▶ [Exercise]: For the entries below, the result should be an exact transcription of the lines from the one with "effective depth d = 590 mm" up to and including the one with "f'_c = 21 MPa, f_y = 420 MPa", and only those.

┌─ Excerpted data

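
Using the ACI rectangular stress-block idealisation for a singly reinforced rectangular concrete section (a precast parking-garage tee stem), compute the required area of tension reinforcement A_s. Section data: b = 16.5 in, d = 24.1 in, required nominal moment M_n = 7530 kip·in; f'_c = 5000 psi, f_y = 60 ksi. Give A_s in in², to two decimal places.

From M_n = 0.85 f'_c a b (d − a/2):
a = d − √(d² − 2M_n/(0.85 f'_c b)) = 24.1 − √(24.1² − 2 × 7530/(0.85 × 5 × 16.5)) = 4.968 in.
A_s = 0.85 f'_c a b / f_y = 0.85 × 5 × 4.968 × 16.5 / 60 = 5.806 in².

A_s ≈ 5.81 in²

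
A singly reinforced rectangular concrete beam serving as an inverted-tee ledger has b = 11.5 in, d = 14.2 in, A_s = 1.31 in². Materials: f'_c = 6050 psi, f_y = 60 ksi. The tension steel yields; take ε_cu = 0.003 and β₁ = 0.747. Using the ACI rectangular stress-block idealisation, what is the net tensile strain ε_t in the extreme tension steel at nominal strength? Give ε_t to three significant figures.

a = A_s f_y/(0.85 f'_c b) = 1.329 in.
β₁ = 0.747, so c = a/β₁ = 1.329/0.747 = 1.779 in.
From the linear strain diagram with ε_cu = 0.003: ε_t = 0.003 (d − c)/c = 0.003 × (14.2 − 1.779)/1.779 = 0.0209.
Since ε_t ≥ 0.005, the section is tension-controlled.

ε_t ≈ 0.0209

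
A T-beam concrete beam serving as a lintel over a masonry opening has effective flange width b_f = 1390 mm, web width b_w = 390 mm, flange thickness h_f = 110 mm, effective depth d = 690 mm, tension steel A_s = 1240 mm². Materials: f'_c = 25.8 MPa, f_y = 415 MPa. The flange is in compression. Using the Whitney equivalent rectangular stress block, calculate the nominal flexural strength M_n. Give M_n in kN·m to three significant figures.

M_n ≈ 351 kN·m

Tension: T = A_s f_y = 1240 × 415 = 514600 N.
Try a within the flange: a = T/(0.85 f'_c b_f) = 514600/(0.85 × 25.8 × 1390) = 16.88 mm.
Since a = 16.88 ≤ h_f = 110 mm, the stress block lies entirely in the flange; analyse as a rectangular beam of width b_f.
M_n = T(d − a/2) = 514600 × (690 − 8.44) = 350.73 × 10⁶ N·mm.
M_n = 350.73 kN·m.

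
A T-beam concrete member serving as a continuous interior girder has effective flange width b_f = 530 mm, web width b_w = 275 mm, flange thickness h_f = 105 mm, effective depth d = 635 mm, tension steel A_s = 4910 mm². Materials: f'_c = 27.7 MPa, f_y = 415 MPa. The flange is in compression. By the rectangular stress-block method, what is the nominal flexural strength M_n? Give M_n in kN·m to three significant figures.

M_n ≈ 1110 kN·m

Tension: T = A_s f_y = 4910 × 415 = 2037650 N.
Try a within the flange: a = T/(0.85 f'_c b_f) = 2037650/(0.85 × 27.7 × 530) = 163.29 mm.
a = 163.29 > h_f = 105 mm: the block extends into the web. Split into flange-overhang and web parts.
C_f = 0.85 f'_c (b_f − b_w) h_f = 0.85 × 27.7 × (530 − 275) × 105 = 630417 N.
Remaining web compression depth: a_w = (T − C_f)/(0.85 f'_c b_w) = (2037650 − 630417)/(0.85 × 27.7 × 275) = 217.34 mm.
M_n = C_f(d − h_f/2) + (T − C_f)(d − a_w/2) = 630417 × (635 − 52.5) + 1407233 × (635 − 108.67) = 367.22 + 740.67 = 1107.89 × 10⁶ N·mm.
M_n = 1107.89 kN·m.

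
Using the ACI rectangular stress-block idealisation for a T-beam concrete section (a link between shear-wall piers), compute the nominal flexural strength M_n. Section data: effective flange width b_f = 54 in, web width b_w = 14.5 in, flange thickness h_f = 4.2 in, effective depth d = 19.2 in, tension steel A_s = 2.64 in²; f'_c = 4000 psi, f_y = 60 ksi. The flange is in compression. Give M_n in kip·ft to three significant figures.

M_n ≈ 248 kip·ft

Tension: T = A_s f_y = 2.64 × 60 = 158.4 kips.
Try a within the flange: a = T/(0.85 f'_c b_f) = 158.4/(0.85 × 4 × 54) = 0.863 in.
Since a = 0.863 ≤ h_f = 4.2 in, the stress block lies entirely in the flange; analyse as a rectangular beam of width b_f.
M_n = T(d − a/2) = 158.4 × (19.2 − 0.4315) = 2972.9 kip·in.
M_n = 2972.9/12 = 247.74 kip·ft.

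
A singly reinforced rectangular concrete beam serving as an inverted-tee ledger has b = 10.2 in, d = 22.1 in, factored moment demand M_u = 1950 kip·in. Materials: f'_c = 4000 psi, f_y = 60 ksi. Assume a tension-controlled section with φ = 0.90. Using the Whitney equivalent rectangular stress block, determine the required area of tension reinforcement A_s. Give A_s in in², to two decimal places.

M_n = M_u/φ = 1950/0.90 = 2166.67 kip·in.
From M_n = 0.85 f'_c a b (d − a/2):
a = d − √(d² − 2M_n/(0.85 f'_c b)) = 22.1 − √(22.1² − 2 × 2166.67/(0.85 × 4 × 10.2)) = 3.035 in.
A_s = 0.85 f'_c a b / f_y = 0.85 × 4 × 3.035 × 10.2 / 60 = 1.754 in².

A_s ≈ 1.75 in²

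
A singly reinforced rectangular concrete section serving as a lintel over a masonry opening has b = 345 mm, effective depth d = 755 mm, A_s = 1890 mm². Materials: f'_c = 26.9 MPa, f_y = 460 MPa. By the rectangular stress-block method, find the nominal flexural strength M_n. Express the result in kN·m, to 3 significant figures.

T = A_s f_y = 1890 × 460 = 869400 N = 869.4 kN.
From C = T: a = T/(0.85 f'_c b) = 869400/(0.85 × 26.9 × 345) = 110.21 mm.
M_n = T(d − a/2) = 869.4 kN × (755 − 55.105) mm = 608.49 kN·m.

M_n ≈ 608 kN·m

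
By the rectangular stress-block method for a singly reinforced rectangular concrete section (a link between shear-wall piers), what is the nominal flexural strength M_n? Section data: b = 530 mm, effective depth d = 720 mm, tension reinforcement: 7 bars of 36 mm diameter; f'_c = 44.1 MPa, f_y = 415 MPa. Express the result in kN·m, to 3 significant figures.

A_s = 7 × 1018 = 7126 mm².
T = A_s f_y = 7126 × 415 = 2957290 N = 2957.29 kN.
From C = T: a = T/(0.85 f'_c b) = 2957290/(0.85 × 44.1 × 530) = 148.85 mm.
M_n = T(d − a/2) = 2957.29 kN × (720 − 74.425) mm = 1909.15 kN·m.

M_n ≈ 1910 kN·m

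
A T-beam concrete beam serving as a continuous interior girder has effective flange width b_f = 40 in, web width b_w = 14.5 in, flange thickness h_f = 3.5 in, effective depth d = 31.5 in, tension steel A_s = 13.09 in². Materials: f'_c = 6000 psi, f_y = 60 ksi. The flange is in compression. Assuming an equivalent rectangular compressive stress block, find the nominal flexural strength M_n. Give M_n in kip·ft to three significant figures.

M_n ≈ 1930 kip·ft

Tension: T = A_s f_y = 13.09 × 60 = 785.4 kips.
Try a within the flange: a = T/(0.85 f'_c b_f) = 785.4/(0.85 × 6 × 40) = 3.850 in.
a = 3.850 > h_f = 3.5 in: the block extends into the web. Split into flange-overhang and web parts.
C_f = 0.85 f'_c (b_f − b_w) h_f = 0.85 × 6 × (40 − 14.5) × 3.5 = 455.2 kips.
Remaining web compression depth: a_w = (T − C_f)/(0.85 f'_c b_w) = (785.4 − 455.2)/(0.85 × 6 × 14.5) = 4.465 in.
M_n = C_f(d − h_f/2) + (T − C_f)(d − a_w/2) = 455.2 × (31.5 − 1.75) + 330.2 × (31.5 − 2.2325) = 13542.2 + 9664.1 = 23206.3 kip·in.
M_n = 23206.3/12 = 1933.86 kip·ft.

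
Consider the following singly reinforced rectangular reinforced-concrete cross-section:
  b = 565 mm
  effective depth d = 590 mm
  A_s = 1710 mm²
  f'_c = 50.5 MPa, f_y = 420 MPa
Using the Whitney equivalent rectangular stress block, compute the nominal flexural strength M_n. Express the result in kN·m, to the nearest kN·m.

T = A_s f_y = 1710 × 420 = 718200 N = 718.2 kN.
From C = T: a = T/(0.85 f'_c b) = 718200/(0.85 × 50.5 × 565) = 29.61 mm.
M_n = T(d − a/2) = 718.2 kN × (590 − 14.805) mm = 413.11 kN·m.

M_n ≈ 413 kN·m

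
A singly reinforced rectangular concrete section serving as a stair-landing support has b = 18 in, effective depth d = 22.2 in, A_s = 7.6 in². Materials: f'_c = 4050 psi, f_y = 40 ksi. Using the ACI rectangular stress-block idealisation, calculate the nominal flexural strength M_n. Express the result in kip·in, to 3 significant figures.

T = A_s f_y = 7.6 × 40 = 304 kips.
a = T/(0.85 f'_c b) = 304/(0.85 × 4.05 × 18) = 4.906 in.
M_n = T(d − a/2) = 304 × (22.2 − 2.453) = 6003.1 kip·in.

M_n ≈ 6000 kip·in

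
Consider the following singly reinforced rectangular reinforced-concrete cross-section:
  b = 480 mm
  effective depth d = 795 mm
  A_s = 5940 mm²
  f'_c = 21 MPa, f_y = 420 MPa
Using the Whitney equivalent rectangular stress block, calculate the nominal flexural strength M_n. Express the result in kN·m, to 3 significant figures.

T = A_s f_y = 5940 × 420 = 2494800 N = 2494.8 kN.
From C = T: a = T/(0.85 f'_c b) = 2494800/(0.85 × 21 × 480) = 291.18 mm.
M_n = T(d − a/2) = 2494.8 kN × (795 − 145.59) mm = 1620.15 kN·m.

M_n ≈ 1620 kN·m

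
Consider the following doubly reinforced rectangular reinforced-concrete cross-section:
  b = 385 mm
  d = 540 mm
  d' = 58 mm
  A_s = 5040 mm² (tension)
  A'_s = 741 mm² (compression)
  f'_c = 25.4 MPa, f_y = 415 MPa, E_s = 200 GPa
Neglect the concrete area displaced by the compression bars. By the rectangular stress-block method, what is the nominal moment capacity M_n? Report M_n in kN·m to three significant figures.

Assume both tension and compression steel yield.
Net tension couple steel: A_s − A'_s = 4299 mm².
a = (A_s − A'_s) f_y / (0.85 f'_c b) = 1784085/(0.85 × 25.4 × 385) = 214.64 mm.
c = a/β₁ = 214.64/0.85 = 252.52 mm; ε'_s = 0.003(c − d')/c = 0.0023 ≥ f_y/E_s = 0.0021, so compression steel does yield.
M_n = (A_s − A'_s) f_y (d − a/2) + A'_s f_y (d − d') = [1784085 × (540 − 107.32) + 307515 × (540 − 58)] × 10⁻⁶ = 771.94 + 148.22 = 920.16 kN·m.

M_n ≈ 920 kN·m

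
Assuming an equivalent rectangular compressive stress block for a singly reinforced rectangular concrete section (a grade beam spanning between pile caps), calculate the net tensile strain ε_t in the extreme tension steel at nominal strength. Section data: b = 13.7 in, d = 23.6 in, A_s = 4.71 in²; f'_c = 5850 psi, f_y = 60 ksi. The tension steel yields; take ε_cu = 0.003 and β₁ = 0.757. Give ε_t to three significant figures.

a = A_s f_y/(0.85 f'_c b) = 4.148 in.
β₁ = 0.757, so c = a/β₁ = 4.148/0.757 = 5.480 in.
From the linear strain diagram with ε_cu = 0.003: ε_t = 0.003 (d − c)/c = 0.003 × (23.6 − 5.480)/5.480 = 0.00992.
Since ε_t ≥ 0.005, the section is tension-controlled.

ε_t ≈ 0.00992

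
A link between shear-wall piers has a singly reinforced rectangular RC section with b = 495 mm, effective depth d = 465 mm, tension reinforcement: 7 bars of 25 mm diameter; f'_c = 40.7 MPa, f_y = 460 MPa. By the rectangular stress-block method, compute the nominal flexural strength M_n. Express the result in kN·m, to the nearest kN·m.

A_s = 7 × 491 = 3437 mm².
T = A_s f_y = 3437 × 460 = 1581020 N = 1581.02 kN.
From C = T: a = T/(0.85 f'_c b) = 1581020/(0.85 × 40.7 × 495) = 92.32 mm.
M_n = T(d − a/2) = 1581.02 kN × (465 − 46.16) mm = 662.19 kN·m.

M_n ≈ 662 kN·m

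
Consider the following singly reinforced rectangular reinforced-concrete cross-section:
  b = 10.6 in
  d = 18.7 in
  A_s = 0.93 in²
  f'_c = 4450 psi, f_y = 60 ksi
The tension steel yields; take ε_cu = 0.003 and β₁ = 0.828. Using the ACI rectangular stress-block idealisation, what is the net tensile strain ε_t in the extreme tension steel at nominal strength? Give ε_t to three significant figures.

a = A_s f_y/(0.85 f'_c b) = 1.392 in.
β₁ = 0.828, so c = a/β₁ = 1.392/0.828 = 1.681 in.
From the linear strain diagram with ε_cu = 0.003: ε_t = 0.003 (d − c)/c = 0.003 × (18.7 − 1.681)/1.681 = 0.0304.
Since ε_t ≥ 0.005, the section is tension-controlled.

ε_t ≈ 0.0304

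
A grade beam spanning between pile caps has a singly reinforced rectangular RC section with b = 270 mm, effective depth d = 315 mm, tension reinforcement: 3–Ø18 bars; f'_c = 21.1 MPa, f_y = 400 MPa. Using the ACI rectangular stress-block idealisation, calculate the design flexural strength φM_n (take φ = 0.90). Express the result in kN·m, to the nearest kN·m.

A_s = 3 × 254 = 762 mm².
T = A_s f_y = 762 × 400 = 304800 N = 304.8 kN.
From C = T: a = T/(0.85 f'_c b) = 304800/(0.85 × 21.1 × 270) = 62.94 mm.
M_n = T(d − a/2) = 304.8 kN × (315 − 31.47) mm = 86.42 kN·m.
φM_n = 0.90 × 86.42 = 77.78 kN·m.

φM_n ≈ 78 kN·m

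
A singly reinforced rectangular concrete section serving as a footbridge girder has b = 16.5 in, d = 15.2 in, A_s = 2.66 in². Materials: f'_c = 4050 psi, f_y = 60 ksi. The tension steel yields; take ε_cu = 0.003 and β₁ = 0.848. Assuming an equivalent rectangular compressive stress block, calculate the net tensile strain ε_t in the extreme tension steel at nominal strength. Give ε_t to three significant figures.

a = A_s f_y/(0.85 f'_c b) = 2.810 in.
β₁ = 0.848, so c = a/β₁ = 2.810/0.848 = 3.314 in.
From the linear strain diagram with ε_cu = 0.003: ε_t = 0.003 (d − c)/c = 0.003 × (15.2 − 3.314)/3.314 = 0.0108.
Since ε_t ≥ 0.005, the section is tension-controlled.

ε_t ≈ 0.0108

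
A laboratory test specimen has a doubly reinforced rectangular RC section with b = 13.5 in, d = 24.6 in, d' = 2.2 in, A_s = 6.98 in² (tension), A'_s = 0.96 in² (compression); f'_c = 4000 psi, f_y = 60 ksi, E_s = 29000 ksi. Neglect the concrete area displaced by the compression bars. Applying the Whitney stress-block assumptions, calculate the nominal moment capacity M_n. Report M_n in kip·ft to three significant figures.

M_n ≈ 730 kip·ft

Assume both steels yield.
a = (A_s − A'_s) f_y/(0.85 f'_c b) = (6.98 − 0.96) × 60/(0.85 × 4 × 13.5) = 7.869 in.
c = a/β₁ = 7.869/0.85 = 9.258 in; ε'_s = 0.003(c − d')/c = 0.0023 ≥ ε_y = 0.0021, so the compression steel yields.
M_n = (A_s − A'_s) f_y (d − a/2) + A'_s f_y (d − d') = 361.2 × (24.6 − 3.9345) + 57.6 × (24.6 − 2.2) = 7464.4 + 1290.2 = 8754.6 kip·in = 8754.6/12 = 729.55 kip·ft.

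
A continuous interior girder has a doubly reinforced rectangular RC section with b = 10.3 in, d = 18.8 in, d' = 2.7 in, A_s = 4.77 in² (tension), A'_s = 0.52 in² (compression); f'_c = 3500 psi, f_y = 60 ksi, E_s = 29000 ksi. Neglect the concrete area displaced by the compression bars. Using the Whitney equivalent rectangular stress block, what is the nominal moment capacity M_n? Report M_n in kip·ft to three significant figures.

M_n ≈ 353 kip·ft

Assume both steels yield.
a = (A_s − A'_s) f_y/(0.85 f'_c b) = (4.77 − 0.52) × 60/(0.85 × 3.5 × 10.3) = 8.322 in.
c = a/β₁ = 8.322/0.85 = 9.791 in; ε'_s = 0.003(c − d')/c = 0.0022 ≥ ε_y = 0.0021, so the compression steel yields.
M_n = (A_s − A'_s) f_y (d − a/2) + A'_s f_y (d − d') = 255 × (18.8 − 4.161) + 31.2 × (18.8 − 2.7) = 3732.9 + 502.3 = 4235.2 kip·in = 4235.2/12 = 352.93 kip·ft.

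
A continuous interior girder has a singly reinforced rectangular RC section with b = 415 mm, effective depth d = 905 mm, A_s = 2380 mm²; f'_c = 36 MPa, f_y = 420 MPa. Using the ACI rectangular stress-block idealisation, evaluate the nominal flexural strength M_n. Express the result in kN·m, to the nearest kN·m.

M_n ≈ 865 kN·m

T = A_s f_y = 2380 × 420 = 999600 N = 999.6 kN.
From C = T: a = T/(0.85 f'_c b) = 999600/(0.85 × 36 × 415) = 78.71 mm.
M_n = T(d − a/2) = 999.6 kN × (905 − 39.355) mm = 865.30 kN·m.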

└─

▶ [Answer to this exercise]:
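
  effective depth d = 590 mm
  A_s = 1710 mm²
  f'_c = 50.5 MPa, f_y = 420 MPa
Using the Whitney equivalent rectangular stress block, compute the nominal flexural strength M_n. Express the result in kN·m, to the nearest kN·m.

T = A_s f_y = 1710 × 420 = 718200 N = 718.2 kN.
From C = T: a = T/(0.85 f'_c b) = 718200/(0.85 × 50.5 × 565) = 29.61 mm.
M_n = T(d − a/2) = 718.2 kN × (590 − 14.805) mm = 413.11 kN·m.

M_n ≈ 413 kN·m

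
A singly reinforced rectangular concrete section serving as a stair-landing support has b = 18 in, effective depth d = 22.2 in, A_s = 7.6 in². Materials: f'_c = 4050 psi, f_y = 40 ksi. Using the ACI rectangular stress-block idealisation, calculate the nominal flexural strength M_n. Express the result in kip·in, to 3 significant figures.

T = A_s f_y = 7.6 × 40 = 304 kips.
a = T/(0.85 f'_c b) = 304/(0.85 × 4.05 × 18) = 4.906 in.
M_n = T(d − a/2) = 304 × (22.2 − 2.453) = 6003.1 kip·in.

M_n ≈ 6000 kip·in

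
Consider the following singly reinforced rectangular reinforced-concrete cross-section:
  b = 480 mm
  effective depth d = 795 mm
  A_s = 5940 mm²
  f'_c = 21 MPa, f_y = 420 MPa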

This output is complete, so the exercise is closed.